## ACTION ITEM
All lines from the one holding "For an ice-line" down to the last line of the entries are to be reproduced exactly, with no other lines.

## RECORDS FOR THIS TASK
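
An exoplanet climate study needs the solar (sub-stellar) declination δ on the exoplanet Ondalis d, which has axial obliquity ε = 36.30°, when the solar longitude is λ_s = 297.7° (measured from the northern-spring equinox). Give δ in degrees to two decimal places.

δ = -31.61°

sin δ = sin ε · sin λ_s = sin 36.30° × sin 297.7° = -0.524165.
δ = arcsin(-0.524165) = -31.61°.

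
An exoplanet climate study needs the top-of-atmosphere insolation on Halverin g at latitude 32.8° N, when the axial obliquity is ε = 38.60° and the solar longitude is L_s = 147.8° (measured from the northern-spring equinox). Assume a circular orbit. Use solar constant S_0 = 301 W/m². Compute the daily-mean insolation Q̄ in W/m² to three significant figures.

Q̄ ≈ 105 W/m²

Solar declination: sin δ = sin ε · sin L_s = sin 38.60° × sin 147.8° = 0.33245, so δ = +19.418°.
cos h₀ = −tan(+32.8°) tan(+19.418°) = -0.2272, h₀ = 1.8000 rad.
Bracket: h₀ sin ϕ sin δ + cos ϕ cos δ sin h₀ = 1.8000×0.54171×0.33245 + 0.84057×0.94312×0.97385 = 0.324165 + 0.772028 = 1.096193.
Q̄ = (S_0/π) × [bracket] = (301/π) × 1.096193 = 105.0 W/m².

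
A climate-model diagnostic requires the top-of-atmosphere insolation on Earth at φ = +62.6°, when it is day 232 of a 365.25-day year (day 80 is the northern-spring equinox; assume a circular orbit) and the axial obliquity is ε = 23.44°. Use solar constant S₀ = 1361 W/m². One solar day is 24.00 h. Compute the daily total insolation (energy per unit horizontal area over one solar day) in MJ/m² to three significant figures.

28.6 MJ/m²

Solar longitude: λ_s = 360° × (232 − 80)/365.25 = 149.815°.
sin δ = sin 23.44° × sin 149.815° = 0.20000, so δ = +11.537°.
cos H₀ = −tan(+62.6°) tan(+11.537°) = -0.3938, H₀ = 1.9756 rad.
Bracket: H₀ sin φ sin δ + cos φ cos δ sin H₀ = 1.9756×0.88782×0.20000 + 0.46020×0.97980×0.91919 = 0.350795 + 0.414466 = 0.765261.
Q̄ = (S₀/π) × [bracket] = (1361/π) × 0.765261 = 331.53 W/m².
Daily total = Q̄ × 24.00 h × 3600 s/h = 331.53 × 24.00 × 3600 / 10⁶ = 28.64 MJ/m².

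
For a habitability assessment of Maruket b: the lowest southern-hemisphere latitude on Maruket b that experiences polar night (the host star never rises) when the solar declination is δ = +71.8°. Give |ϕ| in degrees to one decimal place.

|ϕ| = 18.2°

Polar night requires cos h₀ = −tan ϕ tan δ ≥ 1, i.e. tan ϕ tan δ ≤ −1.
The boundary is |tan ϕ| · |tan δ| = 1, so |ϕ| = 90° − |δ| = 90° − 71.8° = 18.2° in the southern hemisphere.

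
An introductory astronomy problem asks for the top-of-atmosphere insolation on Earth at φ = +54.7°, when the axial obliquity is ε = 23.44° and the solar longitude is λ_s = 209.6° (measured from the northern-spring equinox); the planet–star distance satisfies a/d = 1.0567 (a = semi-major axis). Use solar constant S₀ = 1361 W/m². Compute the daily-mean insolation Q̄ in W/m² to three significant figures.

Q̄ ≈ 163 W/m²

Solar declination: sin δ = sin ε · sin λ_s = sin 23.44° × sin 209.6° = -0.19648, so δ = -11.331°.
cos H₀ = −tan(+54.7°) tan(-11.331°) = 0.2830, H₀ = 1.2839 rad.
Bracket: H₀ sin φ sin δ + cos φ cos δ sin H₀ = 1.2839×0.81614×-0.19648 + 0.57786×0.98051×0.95911 = -0.205880 + 0.543429 = 0.337549.
Inverse-square distance factor (a/d)² = 1.0567² = 1.116615.
Q̄ = (S₀/π) × 1.116615 × [bracket] = (1361/π) × 1.116615 × 0.337549 = 163.3 W/m².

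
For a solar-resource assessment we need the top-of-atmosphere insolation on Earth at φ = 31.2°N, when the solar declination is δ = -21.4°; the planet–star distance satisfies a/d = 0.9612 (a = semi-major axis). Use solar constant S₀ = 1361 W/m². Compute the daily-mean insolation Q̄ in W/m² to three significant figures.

cos H₀ = −tan(+31.2°) tan(-21.400°) = 0.2373, H₀ = 1.3312 rad.
Bracket: H₀ sin φ sin δ + cos φ cos δ sin H₀ = 1.3312×0.51803×-0.36488 + 0.85536×0.93106×0.97143 = -0.251622 + 0.773639 = 0.522017.
Inverse-square distance factor (a/d)² = 0.9612² = 0.923905.
Q̄ = (S₀/π) × 0.923905 × [bracket] = (1361/π) × 0.923905 × 0.522017 = 208.9 W/m².

Q̄ ≈ 209 W/m²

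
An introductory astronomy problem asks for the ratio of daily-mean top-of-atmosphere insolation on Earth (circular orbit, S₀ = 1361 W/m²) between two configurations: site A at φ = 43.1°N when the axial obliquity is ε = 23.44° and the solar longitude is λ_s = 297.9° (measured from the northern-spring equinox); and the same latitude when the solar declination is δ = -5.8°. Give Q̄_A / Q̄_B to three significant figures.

Q̄_A / Q̄_B ≈ 0.562

— Configuration A (φ=+43.1°):
Solar declination: sin δ = sin ε · sin λ_s = sin 23.44° × sin 297.9° = -0.35155, so δ = -20.582°.
cos H₀ = −tan(+43.1°) tan(-20.582°) = 0.3514, H₀ = 1.2117 rad.
Bracket: H₀ sin φ sin δ + cos φ cos δ sin H₀ = 1.2117×0.68327×-0.35155 + 0.73016×0.93617×0.93622 = -0.291055 + 0.639957 = 0.348902.
Q̄ = (S₀/π) × [bracket] = (1361/π) × 0.348902 = 151.15 W/m².
— Configuration B (φ=+43.1°):
cos H₀ = −tan(+43.1°) tan(-5.800°) = 0.0951, H₀ = 1.4756 rad.
Bracket: H₀ sin φ sin δ + cos φ cos δ sin H₀ = 1.4756×0.68327×-0.10106 + 0.73016×0.99488×0.99547 = -0.101892 + 0.723131 = 0.621239.
Q̄ = (S₀/π) × [bracket] = (1361/π) × 0.621239 = 269.13 W/m².
Ratio Q̄_A / Q̄_B = 151.15 / 269.13 = 0.5616.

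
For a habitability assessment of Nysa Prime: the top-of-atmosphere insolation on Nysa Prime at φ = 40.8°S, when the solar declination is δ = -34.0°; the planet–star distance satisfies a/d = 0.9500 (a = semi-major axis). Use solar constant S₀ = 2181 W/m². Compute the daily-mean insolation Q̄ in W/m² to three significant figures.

Q̄ ≈ 822 W/m²

cos H₀ = −tan(-40.8°) tan(-34.000°) = -0.5822, H₀ = 2.1923 rad.
Bracket: H₀ sin φ sin δ + cos φ cos δ sin H₀ = 2.1923×-0.65342×-0.55919 + 0.75700×0.82904×0.81303 = 0.801036 + 0.510244 = 1.311280.
Inverse-square distance factor (a/d)² = 0.9500² = 0.902500.
Q̄ = (S₀/π) × 0.902500 × [bracket] = (2181/π) × 0.902500 × 1.311280 = 821.6 W/m².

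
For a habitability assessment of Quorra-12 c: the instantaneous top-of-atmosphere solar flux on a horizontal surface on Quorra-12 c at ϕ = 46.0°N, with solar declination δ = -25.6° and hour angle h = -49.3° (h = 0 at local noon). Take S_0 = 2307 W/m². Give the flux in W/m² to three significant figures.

cos θ_z = sin ϕ sin δ + cos ϕ cos δ cos h = -0.310816 + 0.408517 = 0.097701.
Flux = S_0 · cos θ_z = 2307 × 0.097701 = 225.4 W/m².

225 W/m²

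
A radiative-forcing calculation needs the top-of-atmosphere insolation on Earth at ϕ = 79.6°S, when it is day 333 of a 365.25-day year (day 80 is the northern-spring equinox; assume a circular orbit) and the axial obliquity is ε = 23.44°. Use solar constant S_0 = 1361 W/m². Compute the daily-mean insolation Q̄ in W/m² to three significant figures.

Solar longitude: L_s = 360° × (333 − 80)/365.25 = 249.363°.
sin δ = sin 23.44° × sin 249.363° = -0.37226, so δ = -21.855°.
cos h₀ = −tan(-79.6°) tan(-21.855°) = -2.1854 ≤ −1 ⇒ polar day, h₀ = π.
Bracket: h₀ sin ϕ sin δ + cos ϕ cos δ sin h₀ = 3.1416×-0.98357×-0.37226 + 0.18052×0.92813×0.00000 = 1.150277 + 0.000000 = 1.150277.
Q̄ = (S_0/π) × [bracket] = (1361/π) × 1.150277 = 498.3 W/m².

Q̄ ≈ 498 W/m²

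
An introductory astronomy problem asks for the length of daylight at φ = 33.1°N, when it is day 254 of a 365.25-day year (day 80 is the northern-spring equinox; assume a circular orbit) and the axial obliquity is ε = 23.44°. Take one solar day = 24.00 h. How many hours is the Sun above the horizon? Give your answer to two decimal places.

12.29 h

Solar longitude: λ_s = 360° × (254 − 80)/365.25 = 171.499°.
sin δ = sin 23.44° × sin 171.499° = 0.05880, so δ = +3.371°.
cos H₀ = −tan φ · tan δ = −tan(+33.1°) × tan(+3.371°) = -0.0384, so H₀ = 1.6092 rad = 92.20°.
Daylight = 2H₀/(2π) × 24.00 h = (1.6092/π) × 24.00 = 12.29 h.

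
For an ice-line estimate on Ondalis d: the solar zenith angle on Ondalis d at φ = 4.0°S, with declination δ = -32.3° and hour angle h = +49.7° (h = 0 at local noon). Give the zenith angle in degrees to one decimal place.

cos θ_z = sin φ sin δ + cos φ cos δ cos h = 0.037275 + 0.545375 = 0.582650.
θ_z = arccos(0.582650) = 54.4°.

θ_z = 54.4°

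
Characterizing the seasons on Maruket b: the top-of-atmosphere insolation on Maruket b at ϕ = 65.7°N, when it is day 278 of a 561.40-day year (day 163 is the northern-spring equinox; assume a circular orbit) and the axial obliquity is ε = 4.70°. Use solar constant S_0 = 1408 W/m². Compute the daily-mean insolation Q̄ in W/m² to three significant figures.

Q̄ ≈ 237 W/m²

Solar longitude: L_s = 360° × (278 − 163)/561.40 = 73.744°.
sin δ = sin 4.70° × sin 73.744° = 0.07866, so δ = +4.512°.
cos h₀ = −tan(+65.7°) tan(+4.512°) = -0.1748, h₀ = 1.7465 rad.
Bracket: h₀ sin ϕ sin δ + cos ϕ cos δ sin h₀ = 1.7465×0.91140×0.07866 + 0.41151×0.99690×0.98461 = 0.125208 + 0.403921 = 0.529129.
Q̄ = (S_0/π) × [bracket] = (1408/π) × 0.529129 = 237.1 W/m².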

## WRITTEN ANSWER
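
For an ice-line estimate on Ondalis d: the solar zenith angle on Ondalis d at φ = 4.0°S, with declination δ = -32.3° and hour angle h = +49.7° (h = 0 at local noon). Give the zenith angle in degrees to one decimal place.

cos θ_z = sin φ sin δ + cos φ cos δ cos h = 0.037275 + 0.545375 = 0.582650.
θ_z = arccos(0.582650) = 54.4°.

θ_z = 54.4°

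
Characterizing the seasons on Maruket b: the top-of-atmosphere insolation on Maruket b at ϕ = 65.7°N, when it is day 278 of a 561.40-day year (day 163 is the northern-spring equinox; assume a circular orbit) and the axial obliquity is ε = 4.70°. Use solar constant S_0 = 1408 W/m². Compute the daily-mean insolation Q̄ in W/m² to three significant figures.

Q̄ ≈ 237 W/m²

Solar longitude: L_s = 360° × (278 − 163)/561.40 = 73.744°.
sin δ = sin 4.70° × sin 73.744° = 0.07866, so δ = +4.512°.
cos h₀ = −tan(+65.7°) tan(+4.512°) = -0.1748, h₀ = 1.7465 rad.
Bracket: h₀ sin ϕ sin δ + cos ϕ cos δ sin h₀ = 1.7465×0.91140×0.07866 + 0.41151×0.99690×0.98461 = 0.125208 + 0.403921 = 0.529129.
Q̄ = (S_0/π) × [bracket] = (1408/π) × 0.529129 = 237.1 W/m².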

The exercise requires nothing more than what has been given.